## Extracted material
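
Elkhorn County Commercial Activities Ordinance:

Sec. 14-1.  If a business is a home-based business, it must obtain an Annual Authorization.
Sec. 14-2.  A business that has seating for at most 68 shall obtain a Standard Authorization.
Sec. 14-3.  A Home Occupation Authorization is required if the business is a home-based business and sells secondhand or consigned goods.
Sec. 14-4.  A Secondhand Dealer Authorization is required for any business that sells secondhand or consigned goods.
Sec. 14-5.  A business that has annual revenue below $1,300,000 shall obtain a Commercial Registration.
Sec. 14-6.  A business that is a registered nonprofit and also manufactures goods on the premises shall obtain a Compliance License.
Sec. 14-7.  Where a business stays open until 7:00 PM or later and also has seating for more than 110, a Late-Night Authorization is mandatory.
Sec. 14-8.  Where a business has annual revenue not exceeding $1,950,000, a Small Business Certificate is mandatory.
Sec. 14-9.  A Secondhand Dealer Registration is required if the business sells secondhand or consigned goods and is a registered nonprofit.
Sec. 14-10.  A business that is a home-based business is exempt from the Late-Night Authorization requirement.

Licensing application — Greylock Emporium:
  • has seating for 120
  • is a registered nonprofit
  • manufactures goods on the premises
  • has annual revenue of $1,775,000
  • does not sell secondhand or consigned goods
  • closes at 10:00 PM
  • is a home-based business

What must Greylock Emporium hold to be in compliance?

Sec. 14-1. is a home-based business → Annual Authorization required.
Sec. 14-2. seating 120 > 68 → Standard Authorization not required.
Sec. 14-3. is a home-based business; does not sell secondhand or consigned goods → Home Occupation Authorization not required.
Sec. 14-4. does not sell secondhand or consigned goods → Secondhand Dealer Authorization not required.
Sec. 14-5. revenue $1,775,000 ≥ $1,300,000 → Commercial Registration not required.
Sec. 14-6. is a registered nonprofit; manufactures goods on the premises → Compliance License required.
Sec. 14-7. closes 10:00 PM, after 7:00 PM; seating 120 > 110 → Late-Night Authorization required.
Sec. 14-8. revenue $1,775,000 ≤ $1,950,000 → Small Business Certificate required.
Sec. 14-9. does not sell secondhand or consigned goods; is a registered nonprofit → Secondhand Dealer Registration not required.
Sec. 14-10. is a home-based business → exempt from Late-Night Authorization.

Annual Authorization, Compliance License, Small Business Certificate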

## Work instructions
In the material above, each line with the word "also" should be copied.

## Result of this task
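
Sec. 14-6.  A business that is a registered nonprofit and also manufactures goods on the premises shall obtain a Compliance License.
Sec. 14-7.  Where a business stays open until 7:00 PM or later and also has seating for more than 110, a Late-Night Authorization is mandatory.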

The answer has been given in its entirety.